HOW TO COMPLETE THIS TASK: Please retype the listing below exactly, from its opening line through the line where "0.07 | 0.05 |" appears.

_ _ _ _

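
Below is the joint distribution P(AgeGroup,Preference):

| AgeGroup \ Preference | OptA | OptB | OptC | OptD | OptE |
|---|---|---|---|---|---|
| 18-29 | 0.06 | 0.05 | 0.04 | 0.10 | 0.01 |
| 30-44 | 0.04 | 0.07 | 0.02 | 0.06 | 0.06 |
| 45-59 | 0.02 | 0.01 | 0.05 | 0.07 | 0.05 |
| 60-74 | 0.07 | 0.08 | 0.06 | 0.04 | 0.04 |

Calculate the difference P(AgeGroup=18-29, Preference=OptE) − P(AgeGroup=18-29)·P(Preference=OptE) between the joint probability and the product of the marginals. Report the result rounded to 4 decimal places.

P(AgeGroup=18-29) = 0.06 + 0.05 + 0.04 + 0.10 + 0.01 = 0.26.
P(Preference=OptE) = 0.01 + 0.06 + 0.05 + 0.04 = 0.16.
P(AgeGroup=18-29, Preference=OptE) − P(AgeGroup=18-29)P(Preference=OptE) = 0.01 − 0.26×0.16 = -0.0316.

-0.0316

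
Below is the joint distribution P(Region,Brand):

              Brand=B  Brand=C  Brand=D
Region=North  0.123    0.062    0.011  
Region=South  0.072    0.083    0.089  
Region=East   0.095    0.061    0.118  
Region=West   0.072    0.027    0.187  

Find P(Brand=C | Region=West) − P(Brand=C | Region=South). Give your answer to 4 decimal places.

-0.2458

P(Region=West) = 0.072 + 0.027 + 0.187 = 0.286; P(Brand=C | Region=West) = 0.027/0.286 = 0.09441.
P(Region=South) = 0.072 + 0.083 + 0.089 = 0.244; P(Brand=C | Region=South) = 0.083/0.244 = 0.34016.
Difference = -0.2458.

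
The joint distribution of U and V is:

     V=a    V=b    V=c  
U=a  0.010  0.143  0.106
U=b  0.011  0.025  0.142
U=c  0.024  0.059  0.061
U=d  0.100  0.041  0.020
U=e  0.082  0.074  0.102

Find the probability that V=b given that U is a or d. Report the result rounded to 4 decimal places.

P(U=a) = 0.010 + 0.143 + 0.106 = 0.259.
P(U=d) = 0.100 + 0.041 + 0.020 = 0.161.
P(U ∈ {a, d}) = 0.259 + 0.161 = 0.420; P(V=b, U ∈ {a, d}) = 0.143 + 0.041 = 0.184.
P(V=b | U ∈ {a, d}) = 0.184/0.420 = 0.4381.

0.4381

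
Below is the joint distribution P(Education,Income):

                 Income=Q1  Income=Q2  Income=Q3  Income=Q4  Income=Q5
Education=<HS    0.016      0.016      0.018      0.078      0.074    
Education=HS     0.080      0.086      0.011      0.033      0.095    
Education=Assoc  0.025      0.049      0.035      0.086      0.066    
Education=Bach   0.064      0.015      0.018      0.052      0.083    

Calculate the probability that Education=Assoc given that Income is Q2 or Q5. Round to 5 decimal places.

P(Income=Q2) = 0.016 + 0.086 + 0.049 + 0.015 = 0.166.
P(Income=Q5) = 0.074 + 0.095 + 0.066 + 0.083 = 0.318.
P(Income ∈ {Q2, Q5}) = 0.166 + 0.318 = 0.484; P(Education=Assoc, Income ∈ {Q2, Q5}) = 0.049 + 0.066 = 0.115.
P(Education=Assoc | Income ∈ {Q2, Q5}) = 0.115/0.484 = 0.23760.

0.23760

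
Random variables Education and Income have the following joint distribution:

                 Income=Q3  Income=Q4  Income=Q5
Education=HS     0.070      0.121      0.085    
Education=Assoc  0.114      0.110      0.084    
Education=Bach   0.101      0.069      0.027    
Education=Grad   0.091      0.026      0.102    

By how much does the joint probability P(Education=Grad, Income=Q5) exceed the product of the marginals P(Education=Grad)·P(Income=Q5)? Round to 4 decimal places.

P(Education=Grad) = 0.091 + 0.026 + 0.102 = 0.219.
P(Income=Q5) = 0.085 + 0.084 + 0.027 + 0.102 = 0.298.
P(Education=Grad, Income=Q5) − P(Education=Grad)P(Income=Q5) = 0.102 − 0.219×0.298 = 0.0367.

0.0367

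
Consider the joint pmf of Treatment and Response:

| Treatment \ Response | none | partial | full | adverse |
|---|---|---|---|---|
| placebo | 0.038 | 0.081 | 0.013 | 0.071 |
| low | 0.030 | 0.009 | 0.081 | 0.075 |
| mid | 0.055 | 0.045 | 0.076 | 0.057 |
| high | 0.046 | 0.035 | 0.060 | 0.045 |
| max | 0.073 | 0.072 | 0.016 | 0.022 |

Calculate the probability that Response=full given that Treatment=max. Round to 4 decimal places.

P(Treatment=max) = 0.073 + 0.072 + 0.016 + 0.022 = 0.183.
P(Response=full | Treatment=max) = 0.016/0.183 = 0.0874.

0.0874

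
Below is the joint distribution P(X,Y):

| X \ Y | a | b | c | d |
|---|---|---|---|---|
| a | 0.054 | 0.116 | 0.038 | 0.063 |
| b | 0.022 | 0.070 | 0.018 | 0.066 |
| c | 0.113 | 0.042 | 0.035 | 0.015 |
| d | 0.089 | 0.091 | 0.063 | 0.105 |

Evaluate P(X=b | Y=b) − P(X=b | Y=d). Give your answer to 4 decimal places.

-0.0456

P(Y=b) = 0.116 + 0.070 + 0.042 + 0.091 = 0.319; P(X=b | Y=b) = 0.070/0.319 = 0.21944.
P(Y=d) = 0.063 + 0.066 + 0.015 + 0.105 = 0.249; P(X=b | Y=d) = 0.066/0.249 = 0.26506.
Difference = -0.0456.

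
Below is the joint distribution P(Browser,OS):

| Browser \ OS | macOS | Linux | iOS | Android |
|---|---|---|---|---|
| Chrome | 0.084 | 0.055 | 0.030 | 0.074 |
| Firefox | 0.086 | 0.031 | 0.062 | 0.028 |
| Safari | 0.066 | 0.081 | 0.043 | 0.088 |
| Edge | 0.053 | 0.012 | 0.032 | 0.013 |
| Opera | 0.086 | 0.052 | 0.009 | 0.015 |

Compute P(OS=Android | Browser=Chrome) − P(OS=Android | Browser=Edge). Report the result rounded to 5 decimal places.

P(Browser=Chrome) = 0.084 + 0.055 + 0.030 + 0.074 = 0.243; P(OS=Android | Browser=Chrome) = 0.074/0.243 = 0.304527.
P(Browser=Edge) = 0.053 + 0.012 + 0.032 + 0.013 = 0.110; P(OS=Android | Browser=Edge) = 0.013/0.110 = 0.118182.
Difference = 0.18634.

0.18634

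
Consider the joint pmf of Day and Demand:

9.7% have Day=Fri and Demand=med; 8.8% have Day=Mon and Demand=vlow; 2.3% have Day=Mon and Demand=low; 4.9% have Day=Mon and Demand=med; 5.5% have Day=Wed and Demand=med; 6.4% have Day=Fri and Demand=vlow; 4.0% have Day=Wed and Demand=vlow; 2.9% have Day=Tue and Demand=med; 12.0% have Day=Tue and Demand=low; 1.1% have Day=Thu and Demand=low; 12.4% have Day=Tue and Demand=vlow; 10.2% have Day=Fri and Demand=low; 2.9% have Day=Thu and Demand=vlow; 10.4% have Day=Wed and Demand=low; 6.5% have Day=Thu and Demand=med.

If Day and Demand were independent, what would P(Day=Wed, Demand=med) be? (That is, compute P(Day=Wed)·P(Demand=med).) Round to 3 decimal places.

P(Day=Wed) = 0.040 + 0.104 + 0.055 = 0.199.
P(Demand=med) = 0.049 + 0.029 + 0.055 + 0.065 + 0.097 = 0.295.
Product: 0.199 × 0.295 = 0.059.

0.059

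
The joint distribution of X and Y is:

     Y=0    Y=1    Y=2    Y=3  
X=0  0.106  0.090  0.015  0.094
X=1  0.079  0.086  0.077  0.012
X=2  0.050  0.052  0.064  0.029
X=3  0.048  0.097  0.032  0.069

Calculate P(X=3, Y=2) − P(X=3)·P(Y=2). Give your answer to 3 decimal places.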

_ _ _ _

TASK OUTPUT:
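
Below is the joint distribution P(AgeGroup,Preference):

| AgeGroup \ Preference | OptA | OptB | OptC | OptD | OptE |
|---|---|---|---|---|---|
| 18-29 | 0.06 | 0.05 | 0.04 | 0.10 | 0.01 |
| 30-44 | 0.04 | 0.07 | 0.02 | 0.06 | 0.06 |
| 45-59 | 0.02 | 0.01 | 0.05 | 0.07 | 0.05 |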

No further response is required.